◆ ABOUT THIS TASK
The data below should be duplicated in full, unchanged.

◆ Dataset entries
● ● ● ●
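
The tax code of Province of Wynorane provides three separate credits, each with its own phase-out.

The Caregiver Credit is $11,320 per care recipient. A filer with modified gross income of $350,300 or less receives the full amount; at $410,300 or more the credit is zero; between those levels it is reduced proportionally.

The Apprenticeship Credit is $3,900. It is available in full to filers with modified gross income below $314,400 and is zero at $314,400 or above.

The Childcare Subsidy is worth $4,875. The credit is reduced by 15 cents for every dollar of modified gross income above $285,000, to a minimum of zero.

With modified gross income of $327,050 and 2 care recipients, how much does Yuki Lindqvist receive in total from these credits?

$22,640

Caregiver Credit: base = 2 × $11,320 = $22,640. $327,050 is at or below the $350,300 threshold, so the full $22,640 applies.
Apprenticeship Credit: $327,050 meets or exceeds the $314,400 cutoff, so the credit is $0.
Childcare Subsidy: 15% of the $42,050 excess over $285,000 is $6,307.50 ≥ base, so the credit is $0.
Total: $22,640 + $0 + $0 = $22,640.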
● ● ● ●
◆ EXERCISE RESPONSE
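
The tax code of Province of Wynorane provides three separate credits, each with its own phase-out.

The Caregiver Credit is $11,320 per care recipient. A filer with modified gross income of $350,300 or less receives the full amount; at $410,300 or more the credit is zero; between those levels it is reduced proportionally.

The Apprenticeship Credit is $3,900. It is available in full to filers with modified gross income below $314,400 and is zero at $314,400 or above.

The Childcare Subsidy is worth $4,875. The credit is reduced by 15 cents for every dollar of modified gross income above $285,000, to a minimum of zero.

With modified gross income of $327,050 and 2 care recipients, how much does Yuki Lindqvist receive in total from these credits?

$22,640

Caregiver Credit: base = 2 × $11,320 = $22,640. $327,050 is at or below the $350,300 threshold, so the full $22,640 applies.
Apprenticeship Credit: $327,050 meets or exceeds the $314,400 cutoff, so the credit is $0.
Childcare Subsidy: 15% of the $42,050 excess over $285,000 is $6,307.50 ≥ base, so the credit is $0.
Total: $22,640 + $0 + $0 = $22,640.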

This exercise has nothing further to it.